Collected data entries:
━━━━━━━━━━━━━━━━━━━━━━━━━━━━━━
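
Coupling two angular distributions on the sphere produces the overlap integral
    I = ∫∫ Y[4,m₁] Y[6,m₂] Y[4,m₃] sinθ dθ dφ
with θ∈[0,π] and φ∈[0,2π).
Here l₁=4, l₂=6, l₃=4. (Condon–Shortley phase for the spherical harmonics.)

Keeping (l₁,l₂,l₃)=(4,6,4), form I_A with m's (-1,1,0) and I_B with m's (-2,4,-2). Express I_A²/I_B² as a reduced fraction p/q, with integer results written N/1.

5/12

Same 4,6,4: normalisation and zero-m 3j drop out of the ratio.
A: Δ: 6! 2! 6! / 15! → 1/1261260; sum: t=3:−1/3456 t=4:+1/1728 t=5:−1/11520 = 7/34560; 3j²(4 6 4; -1 1 0) = Δ·Π!·Σ² = 7/858  (sign +1)
B: Δ: 6! 2! 6! / 15! → 1/1261260; sum: t=4:+1/69120 t=5:−1/14400 t=6:+1/69120 = -7/172800; 3j²(4 6 4; -2 4 -2) = Δ·Π!·Σ² = 14/715  (sign -1)
I_A²/I_B² = (7/858)/(14/715) = 5/12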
━━━━━━━━━━━━━━━━━━━━━━━━━━━━━━
HOW TO COMPLETE THIS TASK:
Each entry must appear again in the answer exactly as written.

SOLUTION TO THE PROBLEM:
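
Coupling two angular distributions on the sphere produces the overlap integral
    I = ∫∫ Y[4,m₁] Y[6,m₂] Y[4,m₃] sinθ dθ dφ
with θ∈[0,π] and φ∈[0,2π).
Here l₁=4, l₂=6, l₃=4. (Condon–Shortley phase for the spherical harmonics.)

Keeping (l₁,l₂,l₃)=(4,6,4), form I_A with m's (-1,1,0) and I_B with m's (-2,4,-2). Express I_A²/I_B² as a reduced fraction p/q, with integer results written N/1.

5/12

Same 4,6,4: normalisation and zero-m 3j drop out of the ratio.
A: Δ: 6! 2! 6! / 15! → 1/1261260; sum: t=3:−1/3456 t=4:+1/1728 t=5:−1/11520 = 7/34560; 3j²(4 6 4; -1 1 0) = Δ·Π!·Σ² = 7/858  (sign +1)
B: Δ: 6! 2! 6! / 15! → 1/1261260; sum: t=4:+1/69120 t=5:−1/14400 t=6:+1/69120 = -7/172800; 3j²(4 6 4; -2 4 -2) = Δ·Π!·Σ² = 14/715  (sign -1)
I_A²/I_B² = (7/858)/(14/715) = 5/12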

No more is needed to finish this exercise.